Review the listing and copy each line that holds the word "exit".

===============

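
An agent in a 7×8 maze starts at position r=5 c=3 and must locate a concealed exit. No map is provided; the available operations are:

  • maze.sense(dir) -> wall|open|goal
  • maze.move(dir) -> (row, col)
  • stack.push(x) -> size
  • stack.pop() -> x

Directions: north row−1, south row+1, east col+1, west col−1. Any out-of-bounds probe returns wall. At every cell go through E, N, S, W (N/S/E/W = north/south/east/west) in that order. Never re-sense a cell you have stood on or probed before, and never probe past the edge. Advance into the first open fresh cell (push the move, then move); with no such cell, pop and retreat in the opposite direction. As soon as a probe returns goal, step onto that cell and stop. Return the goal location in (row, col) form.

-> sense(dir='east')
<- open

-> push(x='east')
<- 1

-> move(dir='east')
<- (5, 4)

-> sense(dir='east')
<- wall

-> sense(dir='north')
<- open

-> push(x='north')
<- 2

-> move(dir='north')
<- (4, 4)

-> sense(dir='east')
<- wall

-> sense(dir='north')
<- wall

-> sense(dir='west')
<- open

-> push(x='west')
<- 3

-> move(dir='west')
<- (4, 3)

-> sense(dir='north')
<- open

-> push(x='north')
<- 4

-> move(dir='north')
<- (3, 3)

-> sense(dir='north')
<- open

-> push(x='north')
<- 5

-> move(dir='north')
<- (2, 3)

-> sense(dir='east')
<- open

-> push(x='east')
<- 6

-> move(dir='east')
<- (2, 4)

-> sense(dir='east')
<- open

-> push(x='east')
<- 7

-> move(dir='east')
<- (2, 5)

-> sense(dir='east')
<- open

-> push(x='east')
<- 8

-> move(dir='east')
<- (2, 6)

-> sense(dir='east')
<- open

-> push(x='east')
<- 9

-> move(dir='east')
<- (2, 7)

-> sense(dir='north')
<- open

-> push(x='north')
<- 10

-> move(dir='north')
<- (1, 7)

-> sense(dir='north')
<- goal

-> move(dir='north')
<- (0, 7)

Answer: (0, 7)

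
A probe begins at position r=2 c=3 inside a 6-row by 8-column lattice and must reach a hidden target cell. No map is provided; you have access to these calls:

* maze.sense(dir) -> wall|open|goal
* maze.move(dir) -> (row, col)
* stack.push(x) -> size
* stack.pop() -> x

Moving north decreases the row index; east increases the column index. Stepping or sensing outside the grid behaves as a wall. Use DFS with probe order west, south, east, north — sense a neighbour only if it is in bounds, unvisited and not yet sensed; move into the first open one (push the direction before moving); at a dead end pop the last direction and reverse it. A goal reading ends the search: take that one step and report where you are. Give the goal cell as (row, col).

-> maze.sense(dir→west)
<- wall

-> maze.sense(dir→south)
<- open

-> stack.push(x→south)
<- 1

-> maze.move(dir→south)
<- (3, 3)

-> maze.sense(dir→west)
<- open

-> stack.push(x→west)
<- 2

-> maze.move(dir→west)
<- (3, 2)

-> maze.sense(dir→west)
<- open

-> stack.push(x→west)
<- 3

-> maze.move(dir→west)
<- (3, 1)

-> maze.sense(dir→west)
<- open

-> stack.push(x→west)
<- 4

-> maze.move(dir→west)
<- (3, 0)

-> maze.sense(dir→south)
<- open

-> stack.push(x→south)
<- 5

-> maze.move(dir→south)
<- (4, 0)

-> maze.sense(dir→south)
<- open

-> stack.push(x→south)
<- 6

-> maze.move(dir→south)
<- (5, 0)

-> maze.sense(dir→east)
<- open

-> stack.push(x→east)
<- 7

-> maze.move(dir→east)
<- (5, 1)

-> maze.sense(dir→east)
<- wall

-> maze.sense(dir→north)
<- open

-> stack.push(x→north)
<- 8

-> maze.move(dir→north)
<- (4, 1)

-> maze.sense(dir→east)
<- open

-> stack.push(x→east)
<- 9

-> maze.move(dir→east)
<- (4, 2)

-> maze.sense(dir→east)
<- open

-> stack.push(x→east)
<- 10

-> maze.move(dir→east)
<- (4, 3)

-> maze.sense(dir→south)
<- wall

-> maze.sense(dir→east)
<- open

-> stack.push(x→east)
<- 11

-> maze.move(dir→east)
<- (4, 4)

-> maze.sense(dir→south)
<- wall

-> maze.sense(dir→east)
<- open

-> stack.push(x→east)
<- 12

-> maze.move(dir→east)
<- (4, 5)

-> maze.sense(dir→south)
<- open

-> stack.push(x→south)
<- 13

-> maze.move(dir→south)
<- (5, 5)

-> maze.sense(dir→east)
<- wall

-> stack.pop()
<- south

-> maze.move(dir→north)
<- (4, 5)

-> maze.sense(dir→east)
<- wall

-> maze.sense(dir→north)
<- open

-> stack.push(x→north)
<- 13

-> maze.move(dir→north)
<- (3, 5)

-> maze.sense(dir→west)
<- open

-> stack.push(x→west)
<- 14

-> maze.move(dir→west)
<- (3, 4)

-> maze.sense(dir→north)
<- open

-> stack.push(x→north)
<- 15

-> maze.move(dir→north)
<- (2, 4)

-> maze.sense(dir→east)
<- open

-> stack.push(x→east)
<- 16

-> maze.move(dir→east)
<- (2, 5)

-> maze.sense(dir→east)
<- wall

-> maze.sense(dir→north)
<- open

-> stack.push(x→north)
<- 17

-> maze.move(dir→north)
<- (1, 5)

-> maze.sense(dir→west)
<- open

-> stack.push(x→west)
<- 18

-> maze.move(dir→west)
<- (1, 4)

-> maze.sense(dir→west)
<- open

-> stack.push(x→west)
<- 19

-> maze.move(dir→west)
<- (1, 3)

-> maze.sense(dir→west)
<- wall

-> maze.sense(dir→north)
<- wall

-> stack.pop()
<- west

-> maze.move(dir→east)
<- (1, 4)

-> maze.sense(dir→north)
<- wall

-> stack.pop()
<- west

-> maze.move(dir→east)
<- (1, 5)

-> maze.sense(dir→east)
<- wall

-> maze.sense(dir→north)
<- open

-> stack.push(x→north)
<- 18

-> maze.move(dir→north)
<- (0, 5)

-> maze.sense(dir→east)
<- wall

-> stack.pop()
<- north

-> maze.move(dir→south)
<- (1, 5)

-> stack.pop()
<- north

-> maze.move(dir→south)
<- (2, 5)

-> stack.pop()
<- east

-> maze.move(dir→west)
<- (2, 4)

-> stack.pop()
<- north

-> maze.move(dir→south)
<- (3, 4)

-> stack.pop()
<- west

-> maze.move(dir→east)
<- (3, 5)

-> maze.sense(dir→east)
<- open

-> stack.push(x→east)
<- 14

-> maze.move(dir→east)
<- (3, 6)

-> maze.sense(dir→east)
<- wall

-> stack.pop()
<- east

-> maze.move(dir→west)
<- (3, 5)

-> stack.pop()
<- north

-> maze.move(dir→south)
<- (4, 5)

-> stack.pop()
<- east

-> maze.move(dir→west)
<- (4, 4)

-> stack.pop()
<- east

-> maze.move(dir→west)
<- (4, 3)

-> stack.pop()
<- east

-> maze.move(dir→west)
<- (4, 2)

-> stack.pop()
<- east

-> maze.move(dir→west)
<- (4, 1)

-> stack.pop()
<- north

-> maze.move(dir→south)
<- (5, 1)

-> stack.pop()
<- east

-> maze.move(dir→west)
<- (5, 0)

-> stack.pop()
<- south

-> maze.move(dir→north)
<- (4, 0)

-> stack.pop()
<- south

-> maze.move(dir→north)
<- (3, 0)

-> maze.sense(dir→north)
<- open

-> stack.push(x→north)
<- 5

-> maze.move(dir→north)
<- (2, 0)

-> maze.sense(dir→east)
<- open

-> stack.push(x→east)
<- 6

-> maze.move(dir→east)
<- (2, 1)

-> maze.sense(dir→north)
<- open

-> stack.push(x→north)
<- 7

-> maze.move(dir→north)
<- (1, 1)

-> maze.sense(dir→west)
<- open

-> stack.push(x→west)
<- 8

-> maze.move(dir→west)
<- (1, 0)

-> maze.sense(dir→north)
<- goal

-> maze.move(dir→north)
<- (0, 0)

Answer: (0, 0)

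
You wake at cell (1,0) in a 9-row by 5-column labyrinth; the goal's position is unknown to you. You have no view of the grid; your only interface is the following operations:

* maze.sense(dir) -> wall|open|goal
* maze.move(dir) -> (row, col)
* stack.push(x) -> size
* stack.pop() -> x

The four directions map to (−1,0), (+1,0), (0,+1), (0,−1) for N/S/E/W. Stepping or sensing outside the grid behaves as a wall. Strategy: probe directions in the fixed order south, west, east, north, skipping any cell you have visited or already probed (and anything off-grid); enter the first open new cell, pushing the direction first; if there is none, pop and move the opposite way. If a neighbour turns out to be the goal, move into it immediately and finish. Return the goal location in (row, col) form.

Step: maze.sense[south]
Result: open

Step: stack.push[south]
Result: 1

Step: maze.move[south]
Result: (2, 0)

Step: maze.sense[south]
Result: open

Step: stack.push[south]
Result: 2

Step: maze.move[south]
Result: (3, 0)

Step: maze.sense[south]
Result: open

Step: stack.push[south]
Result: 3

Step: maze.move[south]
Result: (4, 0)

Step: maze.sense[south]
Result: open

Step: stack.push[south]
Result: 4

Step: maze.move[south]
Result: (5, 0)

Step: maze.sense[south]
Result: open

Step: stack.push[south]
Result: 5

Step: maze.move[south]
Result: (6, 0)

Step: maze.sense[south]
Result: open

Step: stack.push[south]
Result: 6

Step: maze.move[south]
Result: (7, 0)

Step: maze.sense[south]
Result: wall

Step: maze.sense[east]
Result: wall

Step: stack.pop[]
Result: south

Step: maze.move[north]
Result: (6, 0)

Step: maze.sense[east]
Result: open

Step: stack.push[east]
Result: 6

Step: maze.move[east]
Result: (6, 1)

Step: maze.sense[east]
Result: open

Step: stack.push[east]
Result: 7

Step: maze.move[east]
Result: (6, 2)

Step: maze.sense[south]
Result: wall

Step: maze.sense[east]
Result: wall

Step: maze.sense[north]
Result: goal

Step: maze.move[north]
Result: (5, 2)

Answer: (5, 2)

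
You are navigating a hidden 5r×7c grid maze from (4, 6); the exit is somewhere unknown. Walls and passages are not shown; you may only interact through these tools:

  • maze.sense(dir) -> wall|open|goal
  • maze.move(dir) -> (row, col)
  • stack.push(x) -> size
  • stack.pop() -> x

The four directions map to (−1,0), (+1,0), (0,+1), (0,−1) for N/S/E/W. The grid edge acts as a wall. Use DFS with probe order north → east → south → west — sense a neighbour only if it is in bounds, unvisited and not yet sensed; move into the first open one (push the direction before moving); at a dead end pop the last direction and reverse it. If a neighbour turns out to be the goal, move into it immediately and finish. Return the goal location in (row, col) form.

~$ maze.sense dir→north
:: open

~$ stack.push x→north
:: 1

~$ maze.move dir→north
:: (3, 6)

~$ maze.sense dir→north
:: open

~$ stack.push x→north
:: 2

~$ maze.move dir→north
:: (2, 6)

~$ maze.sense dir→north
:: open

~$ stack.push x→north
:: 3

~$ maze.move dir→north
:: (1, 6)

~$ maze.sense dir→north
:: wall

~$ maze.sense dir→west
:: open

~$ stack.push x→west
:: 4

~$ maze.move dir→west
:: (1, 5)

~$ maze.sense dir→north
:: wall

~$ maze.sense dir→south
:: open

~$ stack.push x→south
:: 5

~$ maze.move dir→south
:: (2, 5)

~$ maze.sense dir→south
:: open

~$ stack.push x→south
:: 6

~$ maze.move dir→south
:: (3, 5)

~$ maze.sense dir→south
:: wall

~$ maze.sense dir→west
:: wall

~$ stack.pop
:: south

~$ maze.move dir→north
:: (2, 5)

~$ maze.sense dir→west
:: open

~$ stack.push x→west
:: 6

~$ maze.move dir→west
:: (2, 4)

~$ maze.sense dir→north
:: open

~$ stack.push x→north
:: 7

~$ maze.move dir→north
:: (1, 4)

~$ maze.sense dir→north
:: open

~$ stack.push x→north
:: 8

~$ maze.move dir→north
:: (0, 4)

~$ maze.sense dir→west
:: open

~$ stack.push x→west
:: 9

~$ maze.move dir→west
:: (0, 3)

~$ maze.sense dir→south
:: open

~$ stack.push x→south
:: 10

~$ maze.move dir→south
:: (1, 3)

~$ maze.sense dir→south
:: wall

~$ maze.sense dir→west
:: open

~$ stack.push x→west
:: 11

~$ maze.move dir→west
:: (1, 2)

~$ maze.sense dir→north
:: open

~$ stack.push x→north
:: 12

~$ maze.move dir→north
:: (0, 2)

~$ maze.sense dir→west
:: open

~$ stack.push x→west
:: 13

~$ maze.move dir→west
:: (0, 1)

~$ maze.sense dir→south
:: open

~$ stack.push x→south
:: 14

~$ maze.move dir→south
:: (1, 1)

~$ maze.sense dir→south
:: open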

===============

> _EXERCISE RESPONSE_:
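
An agent in a 7×8 maze starts at position r=5 c=3 and must locate a concealed exit. No map is provided; the available operations are:
You are navigating a hidden 5r×7c grid maze from (4, 6); the exit is somewhere unknown. Walls and passages are not shown; you may only interact through these tools: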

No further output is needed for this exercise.